• **Saved data entries**
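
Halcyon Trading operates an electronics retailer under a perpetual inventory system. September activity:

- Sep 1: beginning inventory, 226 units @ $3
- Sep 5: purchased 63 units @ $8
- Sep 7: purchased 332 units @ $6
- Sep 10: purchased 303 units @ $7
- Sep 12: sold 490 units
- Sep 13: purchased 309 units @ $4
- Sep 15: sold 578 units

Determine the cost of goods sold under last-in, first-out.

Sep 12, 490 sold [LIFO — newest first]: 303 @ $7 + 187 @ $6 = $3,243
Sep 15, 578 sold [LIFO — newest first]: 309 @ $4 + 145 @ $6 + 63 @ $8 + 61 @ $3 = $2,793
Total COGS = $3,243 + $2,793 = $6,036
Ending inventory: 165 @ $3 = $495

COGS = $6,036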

• **What you will do**
To complete this exercise, set down every line above exactly once more.

• **Output of the exercise**
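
Halcyon Trading operates an electronics retailer under a perpetual inventory system. September activity:

- Sep 1: beginning inventory, 226 units @ $3
- Sep 5: purchased 63 units @ $8
- Sep 7: purchased 332 units @ $6
- Sep 10: purchased 303 units @ $7
- Sep 12: sold 490 units
- Sep 13: purchased 309 units @ $4
- Sep 15: sold 578 units

Determine the cost of goods sold under last-in, first-out.

Sep 12, 490 sold [LIFO — newest first]: 303 @ $7 + 187 @ $6 = $3,243
Sep 15, 578 sold [LIFO — newest first]: 309 @ $4 + 145 @ $6 + 63 @ $8 + 61 @ $3 = $2,793
Total COGS = $3,243 + $2,793 = $6,036
Ending inventory: 165 @ $3 = $495

COGS = $6,036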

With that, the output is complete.